++++ Data supplied ++++

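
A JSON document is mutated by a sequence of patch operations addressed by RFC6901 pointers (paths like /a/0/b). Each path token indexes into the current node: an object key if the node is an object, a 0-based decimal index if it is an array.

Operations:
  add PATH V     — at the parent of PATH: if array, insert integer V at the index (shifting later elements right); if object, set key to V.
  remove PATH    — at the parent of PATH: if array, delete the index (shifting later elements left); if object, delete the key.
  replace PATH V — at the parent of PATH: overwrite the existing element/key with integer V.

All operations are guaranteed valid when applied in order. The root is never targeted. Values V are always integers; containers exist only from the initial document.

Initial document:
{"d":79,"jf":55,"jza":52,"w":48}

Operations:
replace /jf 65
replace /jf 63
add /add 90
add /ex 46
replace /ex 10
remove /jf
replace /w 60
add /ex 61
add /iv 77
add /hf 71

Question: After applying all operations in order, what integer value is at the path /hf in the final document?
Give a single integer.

After op 1 (replace /jf 65): {"d":79,"jf":65,"jza":52,"w":48}
After op 2 (replace /jf 63): {"d":79,"jf":63,"jza":52,"w":48}
After op 3 (add /add 90): {"add":90,"d":79,"jf":63,"jza":52,"w":48}
After op 4 (add /ex 46): {"add":90,"d":79,"ex":46,"jf":63,"jza":52,"w":48}
After op 5 (replace /ex 10): {"add":90,"d":79,"ex":10,"jf":63,"jza":52,"w":48}
After op 6 (remove /jf): {"add":90,"d":79,"ex":10,"jza":52,"w":48}
After op 7 (replace /w 60): {"add":90,"d":79,"ex":10,"jza":52,"w":60}
After op 8 (add /ex 61): {"add":90,"d":79,"ex":61,"jza":52,"w":60}
After op 9 (add /iv 77): {"add":90,"d":79,"ex":61,"iv":77,"jza":52,"w":60}
After op 10 (add /hf 71): {"add":90,"d":79,"ex":61,"hf":71,"iv":77,"jza":52,"w":60}
Value at /hf: 71

Answer: 71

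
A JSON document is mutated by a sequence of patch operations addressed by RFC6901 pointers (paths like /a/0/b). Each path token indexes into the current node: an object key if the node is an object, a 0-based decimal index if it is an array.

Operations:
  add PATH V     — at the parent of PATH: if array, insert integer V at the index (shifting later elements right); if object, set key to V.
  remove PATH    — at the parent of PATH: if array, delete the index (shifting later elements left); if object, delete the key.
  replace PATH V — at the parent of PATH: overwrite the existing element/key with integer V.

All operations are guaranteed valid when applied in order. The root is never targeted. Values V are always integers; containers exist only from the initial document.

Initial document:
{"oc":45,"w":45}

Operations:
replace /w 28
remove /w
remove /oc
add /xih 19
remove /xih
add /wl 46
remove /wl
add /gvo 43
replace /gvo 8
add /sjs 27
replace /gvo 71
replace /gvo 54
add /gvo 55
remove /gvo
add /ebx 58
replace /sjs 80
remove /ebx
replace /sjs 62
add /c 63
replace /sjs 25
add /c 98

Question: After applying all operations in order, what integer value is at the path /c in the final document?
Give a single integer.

Answer: 98

Derivation:
After op 1 (replace /w 28): {"oc":45,"w":28}
After op 2 (remove /w): {"oc":45}
After op 3 (remove /oc): {}
After op 4 (add /xih 19): {"xih":19}
After op 5 (remove /xih): {}
After op 6 (add /wl 46): {"wl":46}
After op 7 (remove /wl): {}
After op 8 (add /gvo 43): {"gvo":43}
After op 9 (replace /gvo 8): {"gvo":8}
After op 10 (add /sjs 27): {"gvo":8,"sjs":27}
After op 11 (replace /gvo 71): {"gvo":71,"sjs":27}
After op 12 (replace /gvo 54): {"gvo":54,"sjs":27}
After op 13 (add /gvo 55): {"gvo":55,"sjs":27}
After op 14 (remove /gvo): {"sjs":27}
After op 15 (add /ebx 58): {"ebx":58,"sjs":27}
After op 16 (replace /sjs 80): {"ebx":58,"sjs":80}
After op 17 (remove /ebx): {"sjs":80}
After op 18 (replace /sjs 62): {"sjs":62}
After op 19 (add /c 63): {"c":63,"sjs":62}
After op 20 (replace /sjs 25): {"c":63,"sjs":25}
After op 21 (add /c 98): {"c":98,"sjs":25}
Value at /c: 98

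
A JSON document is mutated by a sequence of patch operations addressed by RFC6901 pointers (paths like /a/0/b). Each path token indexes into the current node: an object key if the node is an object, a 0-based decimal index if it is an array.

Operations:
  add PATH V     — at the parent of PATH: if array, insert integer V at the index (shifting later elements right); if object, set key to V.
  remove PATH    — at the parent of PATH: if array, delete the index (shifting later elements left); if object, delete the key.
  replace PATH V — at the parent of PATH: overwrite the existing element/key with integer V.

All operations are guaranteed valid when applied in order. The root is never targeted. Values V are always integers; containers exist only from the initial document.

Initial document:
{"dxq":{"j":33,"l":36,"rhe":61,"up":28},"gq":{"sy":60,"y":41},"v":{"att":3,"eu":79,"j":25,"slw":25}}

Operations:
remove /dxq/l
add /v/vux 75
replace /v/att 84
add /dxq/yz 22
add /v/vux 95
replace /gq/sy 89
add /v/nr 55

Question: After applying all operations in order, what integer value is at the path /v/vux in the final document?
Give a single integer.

After op 1 (remove /dxq/l): {"dxq":{"j":33,"rhe":61,"up":28},"gq":{"sy":60,"y":41},"v":{"att":3,"eu":79,"j":25,"slw":25}}
After op 2 (add /v/vux 75): {"dxq":{"j":33,"rhe":61,"up":28},"gq":{"sy":60,"y":41},"v":{"att":3,"eu":79,"j":25,"slw":25,"vux":75}}
After op 3 (replace /v/att 84): {"dxq":{"j":33,"rhe":61,"up":28},"gq":{"sy":60,"y":41},"v":{"att":84,"eu":79,"j":25,"slw":25,"vux":75}}
After op 4 (add /dxq/yz 22): {"dxq":{"j":33,"rhe":61,"up":28,"yz":22},"gq":{"sy":60,"y":41},"v":{"att":84,"eu":79,"j":25,"slw":25,"vux":75}}
After op 5 (add /v/vux 95): {"dxq":{"j":33,"rhe":61,"up":28,"yz":22},"gq":{"sy":60,"y":41},"v":{"att":84,"eu":79,"j":25,"slw":25,"vux":95}}
After op 6 (replace /gq/sy 89): {"dxq":{"j":33,"rhe":61,"up":28,"yz":22},"gq":{"sy":89,"y":41},"v":{"att":84,"eu":79,"j":25,"slw":25,"vux":95}}
After op 7 (add /v/nr 55): {"dxq":{"j":33,"rhe":61,"up":28,"yz":22},"gq":{"sy":89,"y":41},"v":{"att":84,"eu":79,"j":25,"nr":55,"slw":25,"vux":95}}
Value at /v/vux: 95

Answer: 95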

++++

▶ Task directions
The full set of entries above needs to be restated word for word.

▶ Task output
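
A JSON document is mutated by a sequence of patch operations addressed by RFC6901 pointers (paths like /a/0/b). Each path token indexes into the current node: an object key if the node is an object, a 0-based decimal index if it is an array.

Operations:
  add PATH V     — at the parent of PATH: if array, insert integer V at the index (shifting later elements right); if object, set key to V.
  remove PATH    — at the parent of PATH: if array, delete the index (shifting later elements left); if object, delete the key.
  replace PATH V — at the parent of PATH: overwrite the existing element/key with integer V.

All operations are guaranteed valid when applied in order. The root is never targeted. Values V are always integers; containers exist only from the initial document.

Initial document:
{"d":79,"jf":55,"jza":52,"w":48}

Operations:
replace /jf 65
replace /jf 63
add /add 90
add /ex 46
replace /ex 10
remove /jf
replace /w 60
add /ex 61
add /iv 77
add /hf 71

Question: After applying all operations in order, what integer value is at the path /hf in the final document?
Give a single integer.

After op 1 (replace /jf 65): {"d":79,"jf":65,"jza":52,"w":48}
After op 2 (replace /jf 63): {"d":79,"jf":63,"jza":52,"w":48}
After op 3 (add /add 90): {"add":90,"d":79,"jf":63,"jza":52,"w":48}
After op 4 (add /ex 46): {"add":90,"d":79,"ex":46,"jf":63,"jza":52,"w":48}
After op 5 (replace /ex 10): {"add":90,"d":79,"ex":10,"jf":63,"jza":52,"w":48}
After op 6 (remove /jf): {"add":90,"d":79,"ex":10,"jza":52,"w":48}
After op 7 (replace /w 60): {"add":90,"d":79,"ex":10,"jza":52,"w":60}
After op 8 (add /ex 61): {"add":90,"d":79,"ex":61,"jza":52,"w":60}
After op 9 (add /iv 77): {"add":90,"d":79,"ex":61,"iv":77,"jza":52,"w":60}
After op 10 (add /hf 71): {"add":90,"d":79,"ex":61,"hf":71,"iv":77,"jza":52,"w":60}
Value at /hf: 71

Answer: 71

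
A JSON document is mutated by a sequence of patch operations addressed by RFC6901 pointers (paths like /a/0/b). Each path token indexes into the current node: an object key if the node is an object, a 0-based decimal index if it is an array.

Operations:
  add PATH V     — at the parent of PATH: if array, insert integer V at the index (shifting later elements right); if object, set key to V.
  remove PATH    — at the parent of PATH: if array, delete the index (shifting later elements left); if object, delete the key.
  replace PATH V — at the parent of PATH: overwrite the existing element/key with integer V.

All operations are guaranteed valid when applied in order. The root is never targeted. Values V are always integers; containers exist only from the initial document.

Initial document:
{"oc":45,"w":45}

Operations:
replace /w 28
remove /w
remove /oc
add /xih 19
remove /xih
add /wl 46
remove /wl
add /gvo 43
replace /gvo 8
add /sjs 27
replace /gvo 71
replace /gvo 54
add /gvo 55
remove /gvo
add /ebx 58
replace /sjs 80
remove /ebx
replace /sjs 62
add /c 63
replace /sjs 25
add /c 98

Question: After applying all operations in order, what integer value is at the path /c in the final document?
Give a single integer.

Answer: 98

Derivation:
After op 1 (replace /w 28): {"oc":45,"w":28}
After op 2 (remove /w): {"oc":45}
After op 3 (remove /oc): {}
After op 4 (add /xih 19): {"xih":19}
After op 5 (remove /xih): {}
After op 6 (add /wl 46): {"wl":46}
After op 7 (remove /wl): {}
After op 8 (add /gvo 43): {"gvo":43}
After op 9 (replace /gvo 8): {"gvo":8}
After op 10 (add /sjs 27): {"gvo":8,"sjs":27}
After op 11 (replace /gvo 71): {"gvo":71,"sjs":27}
After op 12 (replace /gvo 54): {"gvo":54,"sjs":27}
After op 13 (add /gvo 55): {"gvo":55,"sjs":27}
After op 14 (remove /gvo): {"sjs":27}
After op 15 (add /ebx 58): {"ebx":58,"sjs":27}
After op 16 (replace /sjs 80): {"ebx":58,"sjs":80}
After op 17 (remove /ebx): {"sjs":80}
After op 18 (replace /sjs 62): {"sjs":62}
After op 19 (add /c 63): {"c":63,"sjs":62}
After op 20 (replace /sjs 25): {"c":63,"sjs":25}
After op 21 (add /c 98): {"c":98,"sjs":25}
Value at /c: 98

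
A JSON document is mutated by a sequence of patch operations addressed by RFC6901 pointers (paths like /a/0/b). Each path token indexes into the current node: an object key if the node is an object, a 0-based decimal index if it is an array.

Operations:
  add PATH V     — at the parent of PATH: if array, insert integer V at the index (shifting later elements right); if object, set key to V.
  remove PATH    — at the parent of PATH: if array, delete the index (shifting later elements left); if object, delete the key.
  replace PATH V — at the parent of PATH: overwrite the existing element/key with integer V.

All operations are guaranteed valid when applied in order. The root is never targeted. Values V are always integers; containers exist only from the initial document.

Initial document:
{"dxq":{"j":33,"l":36,"rhe":61,"up":28},"gq":{"sy":60,"y":41},"v":{"att":3,"eu":79,"j":25,"slw":25}}

Operations:
remove /dxq/l
add /v/vux 75
replace /v/att 84
add /dxq/yz 22
add /v/vux 95
replace /gq/sy 89
add /v/nr 55

Question: After applying all operations in order, what integer value is at the path /v/vux in the final document?
Give a single integer.

After op 1 (remove /dxq/l): {"dxq":{"j":33,"rhe":61,"up":28},"gq":{"sy":60,"y":41},"v":{"att":3,"eu":79,"j":25,"slw":25}}
After op 2 (add /v/vux 75): {"dxq":{"j":33,"rhe":61,"up":28},"gq":{"sy":60,"y":41},"v":{"att":3,"eu":79,"j":25,"slw":25,"vux":75}}
After op 3 (replace /v/att 84): {"dxq":{"j":33,"rhe":61,"up":28},"gq":{"sy":60,"y":41},"v":{"att":84,"eu":79,"j":25,"slw":25,"vux":75}}
After op 4 (add /dxq/yz 22): {"dxq":{"j":33,"rhe":61,"up":28,"yz":22},"gq":{"sy":60,"y":41},"v":{"att":84,"eu":79,"j":25,"slw":25,"vux":75}}
After op 5 (add /v/vux 95): {"dxq":{"j":33,"rhe":61,"up":28,"yz":22},"gq":{"sy":60,"y":41},"v":{"att":84,"eu":79,"j":25,"slw":25,"vux":95}}
After op 6 (replace /gq/sy 89): {"dxq":{"j":33,"rhe":61,"up":28,"yz":22},"gq":{"sy":89,"y":41},"v":{"att":84,"eu":79,"j":25,"slw":25,"vux":95}}
After op 7 (add /v/nr 55): {"dxq":{"j":33,"rhe":61,"up":28,"yz":22},"gq":{"sy":89,"y":41},"v":{"att":84,"eu":79,"j":25,"nr":55,"slw":25,"vux":95}}
Value at /v/vux: 95

Answer: 95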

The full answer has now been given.